:: INSTRUCTIONS TO FOLLOW ::
Return the data below exactly, but only from the line containing "Fix the power series solutions" through the line containing "[-3 + (1 - 3·x)·Dx] · g", with both of those lines included.

::::::::

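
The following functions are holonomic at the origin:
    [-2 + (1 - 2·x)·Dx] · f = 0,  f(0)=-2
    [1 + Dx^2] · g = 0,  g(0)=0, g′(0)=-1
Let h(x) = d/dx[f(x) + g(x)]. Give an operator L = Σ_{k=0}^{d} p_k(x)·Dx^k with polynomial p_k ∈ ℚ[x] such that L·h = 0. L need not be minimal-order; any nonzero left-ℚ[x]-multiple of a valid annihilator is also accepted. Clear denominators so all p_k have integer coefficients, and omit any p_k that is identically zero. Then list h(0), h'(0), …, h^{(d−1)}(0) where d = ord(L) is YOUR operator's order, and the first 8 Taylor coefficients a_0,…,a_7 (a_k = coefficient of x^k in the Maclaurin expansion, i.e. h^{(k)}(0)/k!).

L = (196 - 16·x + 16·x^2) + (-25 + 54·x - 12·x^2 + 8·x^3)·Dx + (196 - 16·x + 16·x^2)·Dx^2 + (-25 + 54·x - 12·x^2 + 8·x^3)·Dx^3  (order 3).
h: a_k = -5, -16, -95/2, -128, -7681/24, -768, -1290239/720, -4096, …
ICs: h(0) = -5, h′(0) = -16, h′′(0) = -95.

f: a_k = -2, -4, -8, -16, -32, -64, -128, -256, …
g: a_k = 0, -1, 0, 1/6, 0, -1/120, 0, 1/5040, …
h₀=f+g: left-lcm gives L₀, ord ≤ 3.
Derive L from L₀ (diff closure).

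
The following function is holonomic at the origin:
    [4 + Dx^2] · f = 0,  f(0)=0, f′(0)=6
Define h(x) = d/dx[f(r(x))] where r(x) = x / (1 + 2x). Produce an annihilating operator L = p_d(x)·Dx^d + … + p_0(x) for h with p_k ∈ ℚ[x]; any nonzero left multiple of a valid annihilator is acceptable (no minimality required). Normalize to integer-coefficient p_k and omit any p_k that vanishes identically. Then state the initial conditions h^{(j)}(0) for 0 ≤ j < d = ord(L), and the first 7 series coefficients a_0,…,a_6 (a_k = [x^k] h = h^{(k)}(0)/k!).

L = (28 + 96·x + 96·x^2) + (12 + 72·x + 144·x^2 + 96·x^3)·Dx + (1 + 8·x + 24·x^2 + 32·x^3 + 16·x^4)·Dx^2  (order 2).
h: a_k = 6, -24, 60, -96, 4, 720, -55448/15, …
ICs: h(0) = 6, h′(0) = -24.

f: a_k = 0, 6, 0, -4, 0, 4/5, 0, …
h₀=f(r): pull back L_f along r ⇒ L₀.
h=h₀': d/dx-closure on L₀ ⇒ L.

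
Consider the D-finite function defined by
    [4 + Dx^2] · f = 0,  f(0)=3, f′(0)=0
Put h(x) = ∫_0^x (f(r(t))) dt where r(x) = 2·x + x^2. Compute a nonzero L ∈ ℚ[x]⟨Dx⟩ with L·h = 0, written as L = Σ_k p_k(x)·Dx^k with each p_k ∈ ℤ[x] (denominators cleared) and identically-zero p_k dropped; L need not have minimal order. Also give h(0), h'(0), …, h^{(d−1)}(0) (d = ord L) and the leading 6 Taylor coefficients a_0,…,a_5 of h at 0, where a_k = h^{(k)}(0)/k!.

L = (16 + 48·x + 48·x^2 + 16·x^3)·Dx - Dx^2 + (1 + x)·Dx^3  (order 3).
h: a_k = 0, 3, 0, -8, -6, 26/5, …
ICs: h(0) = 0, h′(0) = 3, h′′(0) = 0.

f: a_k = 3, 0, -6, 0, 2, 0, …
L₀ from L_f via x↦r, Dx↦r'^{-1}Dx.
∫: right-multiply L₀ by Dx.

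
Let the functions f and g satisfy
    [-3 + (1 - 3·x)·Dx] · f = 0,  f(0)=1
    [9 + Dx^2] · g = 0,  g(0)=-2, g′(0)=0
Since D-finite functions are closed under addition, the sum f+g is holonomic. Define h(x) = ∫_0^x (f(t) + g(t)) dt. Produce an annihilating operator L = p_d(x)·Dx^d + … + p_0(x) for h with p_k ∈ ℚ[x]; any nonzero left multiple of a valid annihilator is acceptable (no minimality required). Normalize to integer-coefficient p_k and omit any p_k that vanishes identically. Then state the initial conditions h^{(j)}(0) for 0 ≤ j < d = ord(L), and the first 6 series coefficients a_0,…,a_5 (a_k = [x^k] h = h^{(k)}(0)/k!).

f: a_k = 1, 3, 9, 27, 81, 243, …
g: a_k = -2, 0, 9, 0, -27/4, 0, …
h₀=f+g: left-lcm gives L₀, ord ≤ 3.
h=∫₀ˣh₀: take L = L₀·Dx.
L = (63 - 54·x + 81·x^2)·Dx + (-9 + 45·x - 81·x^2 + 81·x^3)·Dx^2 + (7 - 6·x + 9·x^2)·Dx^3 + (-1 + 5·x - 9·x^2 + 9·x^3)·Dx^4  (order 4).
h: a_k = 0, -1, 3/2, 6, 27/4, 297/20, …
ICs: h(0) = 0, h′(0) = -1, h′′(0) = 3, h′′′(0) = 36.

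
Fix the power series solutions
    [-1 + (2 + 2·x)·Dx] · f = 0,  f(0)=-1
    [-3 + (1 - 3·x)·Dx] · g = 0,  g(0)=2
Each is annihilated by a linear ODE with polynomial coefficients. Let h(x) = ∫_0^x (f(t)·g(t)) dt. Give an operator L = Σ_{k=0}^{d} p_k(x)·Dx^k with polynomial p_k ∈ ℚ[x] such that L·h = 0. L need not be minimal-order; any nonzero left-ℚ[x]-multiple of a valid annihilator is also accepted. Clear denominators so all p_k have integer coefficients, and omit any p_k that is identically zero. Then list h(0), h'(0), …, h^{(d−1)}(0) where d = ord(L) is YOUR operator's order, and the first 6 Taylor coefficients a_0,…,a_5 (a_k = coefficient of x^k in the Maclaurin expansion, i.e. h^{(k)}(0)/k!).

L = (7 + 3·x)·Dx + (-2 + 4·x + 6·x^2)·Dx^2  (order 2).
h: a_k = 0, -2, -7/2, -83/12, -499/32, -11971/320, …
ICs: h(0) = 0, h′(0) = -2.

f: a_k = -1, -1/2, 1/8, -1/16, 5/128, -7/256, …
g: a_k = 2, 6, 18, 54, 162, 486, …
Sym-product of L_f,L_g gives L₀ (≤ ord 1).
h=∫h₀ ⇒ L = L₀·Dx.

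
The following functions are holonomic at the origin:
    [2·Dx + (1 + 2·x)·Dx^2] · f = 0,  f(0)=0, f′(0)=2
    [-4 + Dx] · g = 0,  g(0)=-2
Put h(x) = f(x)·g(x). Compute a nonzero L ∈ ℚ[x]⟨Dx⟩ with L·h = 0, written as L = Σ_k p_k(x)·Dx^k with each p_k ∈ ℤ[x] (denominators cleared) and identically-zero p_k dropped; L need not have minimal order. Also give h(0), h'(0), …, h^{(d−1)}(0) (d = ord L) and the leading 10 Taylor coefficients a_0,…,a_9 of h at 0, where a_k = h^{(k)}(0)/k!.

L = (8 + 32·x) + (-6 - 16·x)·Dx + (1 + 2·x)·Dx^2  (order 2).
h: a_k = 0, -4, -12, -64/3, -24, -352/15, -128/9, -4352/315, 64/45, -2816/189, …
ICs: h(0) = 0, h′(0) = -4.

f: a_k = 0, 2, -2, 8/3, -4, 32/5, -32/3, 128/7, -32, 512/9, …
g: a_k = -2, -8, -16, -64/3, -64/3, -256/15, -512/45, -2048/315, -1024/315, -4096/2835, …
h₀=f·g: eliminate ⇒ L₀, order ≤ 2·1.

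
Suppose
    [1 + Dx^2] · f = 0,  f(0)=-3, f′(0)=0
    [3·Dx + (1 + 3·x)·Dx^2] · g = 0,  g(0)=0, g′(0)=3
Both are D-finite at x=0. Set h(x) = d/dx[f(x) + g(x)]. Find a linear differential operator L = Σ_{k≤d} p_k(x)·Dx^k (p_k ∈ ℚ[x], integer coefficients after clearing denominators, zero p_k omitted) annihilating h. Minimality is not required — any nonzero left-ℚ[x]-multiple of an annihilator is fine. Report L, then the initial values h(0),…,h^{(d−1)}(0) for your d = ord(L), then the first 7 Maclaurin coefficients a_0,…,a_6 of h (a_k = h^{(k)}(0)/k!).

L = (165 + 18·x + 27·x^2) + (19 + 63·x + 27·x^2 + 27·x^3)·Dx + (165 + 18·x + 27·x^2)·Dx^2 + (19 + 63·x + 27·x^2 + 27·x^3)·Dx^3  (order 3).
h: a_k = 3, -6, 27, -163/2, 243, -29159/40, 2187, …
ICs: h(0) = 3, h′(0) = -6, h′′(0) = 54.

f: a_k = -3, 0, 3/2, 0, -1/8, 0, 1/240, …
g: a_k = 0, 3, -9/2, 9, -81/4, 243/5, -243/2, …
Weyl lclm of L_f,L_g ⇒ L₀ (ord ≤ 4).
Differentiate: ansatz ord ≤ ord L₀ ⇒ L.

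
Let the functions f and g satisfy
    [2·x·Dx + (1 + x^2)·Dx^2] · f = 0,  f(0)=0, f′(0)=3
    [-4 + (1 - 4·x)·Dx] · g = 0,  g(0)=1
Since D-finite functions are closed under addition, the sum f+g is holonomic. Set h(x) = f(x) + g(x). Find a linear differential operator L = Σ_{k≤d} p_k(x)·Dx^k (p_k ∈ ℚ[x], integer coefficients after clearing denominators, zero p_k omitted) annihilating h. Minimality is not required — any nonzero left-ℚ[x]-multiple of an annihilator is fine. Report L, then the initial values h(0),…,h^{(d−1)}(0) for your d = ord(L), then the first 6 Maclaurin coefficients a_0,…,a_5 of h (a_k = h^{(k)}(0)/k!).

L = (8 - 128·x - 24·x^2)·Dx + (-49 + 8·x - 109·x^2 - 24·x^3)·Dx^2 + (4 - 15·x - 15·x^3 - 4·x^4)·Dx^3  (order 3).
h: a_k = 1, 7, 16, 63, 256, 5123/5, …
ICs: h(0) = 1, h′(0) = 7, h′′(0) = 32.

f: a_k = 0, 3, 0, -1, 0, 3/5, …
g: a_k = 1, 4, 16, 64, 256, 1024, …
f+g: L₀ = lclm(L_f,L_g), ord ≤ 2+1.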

::::::::

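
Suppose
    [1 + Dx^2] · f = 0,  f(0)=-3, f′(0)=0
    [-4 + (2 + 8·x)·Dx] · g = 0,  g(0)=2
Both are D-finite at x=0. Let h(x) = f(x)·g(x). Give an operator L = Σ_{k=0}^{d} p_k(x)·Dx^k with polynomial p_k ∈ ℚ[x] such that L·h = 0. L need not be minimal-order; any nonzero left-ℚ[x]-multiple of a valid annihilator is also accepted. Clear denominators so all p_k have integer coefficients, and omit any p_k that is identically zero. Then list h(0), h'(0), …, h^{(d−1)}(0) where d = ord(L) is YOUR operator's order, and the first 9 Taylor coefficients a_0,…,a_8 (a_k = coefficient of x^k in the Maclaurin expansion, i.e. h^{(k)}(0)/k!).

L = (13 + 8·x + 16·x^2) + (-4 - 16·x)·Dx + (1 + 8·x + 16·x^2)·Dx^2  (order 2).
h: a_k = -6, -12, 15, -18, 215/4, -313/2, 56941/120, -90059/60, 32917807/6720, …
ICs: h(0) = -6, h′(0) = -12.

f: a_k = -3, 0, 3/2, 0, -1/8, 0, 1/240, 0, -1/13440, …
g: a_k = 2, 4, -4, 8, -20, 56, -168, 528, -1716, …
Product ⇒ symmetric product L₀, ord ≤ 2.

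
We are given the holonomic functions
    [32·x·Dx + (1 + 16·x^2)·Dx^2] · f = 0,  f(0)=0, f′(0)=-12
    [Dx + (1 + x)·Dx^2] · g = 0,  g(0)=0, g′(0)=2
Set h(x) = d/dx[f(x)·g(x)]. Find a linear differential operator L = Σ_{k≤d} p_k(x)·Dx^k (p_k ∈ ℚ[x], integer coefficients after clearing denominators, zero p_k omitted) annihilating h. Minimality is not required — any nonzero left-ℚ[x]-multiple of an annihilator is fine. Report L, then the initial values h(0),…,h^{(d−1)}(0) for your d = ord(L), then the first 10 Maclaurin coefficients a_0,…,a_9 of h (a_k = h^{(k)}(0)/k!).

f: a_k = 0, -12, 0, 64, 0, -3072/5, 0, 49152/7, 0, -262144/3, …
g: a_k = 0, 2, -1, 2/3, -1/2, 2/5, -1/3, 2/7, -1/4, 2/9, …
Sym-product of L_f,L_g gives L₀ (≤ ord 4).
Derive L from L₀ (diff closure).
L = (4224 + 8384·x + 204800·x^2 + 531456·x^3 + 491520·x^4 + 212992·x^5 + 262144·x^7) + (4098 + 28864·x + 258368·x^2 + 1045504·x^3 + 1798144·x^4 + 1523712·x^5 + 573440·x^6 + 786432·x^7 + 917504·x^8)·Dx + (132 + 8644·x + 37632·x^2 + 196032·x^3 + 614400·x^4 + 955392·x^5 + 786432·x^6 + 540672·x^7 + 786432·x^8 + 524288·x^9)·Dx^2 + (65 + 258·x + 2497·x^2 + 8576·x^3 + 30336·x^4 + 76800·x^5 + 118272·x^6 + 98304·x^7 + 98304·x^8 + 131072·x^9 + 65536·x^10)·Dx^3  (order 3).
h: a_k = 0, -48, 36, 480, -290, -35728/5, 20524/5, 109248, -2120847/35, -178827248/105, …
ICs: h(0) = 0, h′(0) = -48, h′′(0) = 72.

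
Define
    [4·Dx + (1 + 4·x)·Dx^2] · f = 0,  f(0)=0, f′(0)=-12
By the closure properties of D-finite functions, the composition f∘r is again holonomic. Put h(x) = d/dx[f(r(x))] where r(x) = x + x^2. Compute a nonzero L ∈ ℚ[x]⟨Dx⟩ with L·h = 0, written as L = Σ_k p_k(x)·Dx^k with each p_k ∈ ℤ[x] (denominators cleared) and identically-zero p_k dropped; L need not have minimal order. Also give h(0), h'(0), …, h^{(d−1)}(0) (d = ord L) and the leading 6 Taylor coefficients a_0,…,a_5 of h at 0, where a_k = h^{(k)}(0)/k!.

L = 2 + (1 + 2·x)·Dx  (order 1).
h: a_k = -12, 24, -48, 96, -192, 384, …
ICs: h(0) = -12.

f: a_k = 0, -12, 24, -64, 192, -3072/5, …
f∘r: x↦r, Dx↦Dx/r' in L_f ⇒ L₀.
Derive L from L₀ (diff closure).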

::::::::

:: YOUR SOLUTION ::
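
Fix the power series solutions
    [-1 + (2 + 2·x)·Dx] · f = 0,  f(0)=-1
    [-3 + (1 - 3·x)·Dx] · g = 0,  g(0)=2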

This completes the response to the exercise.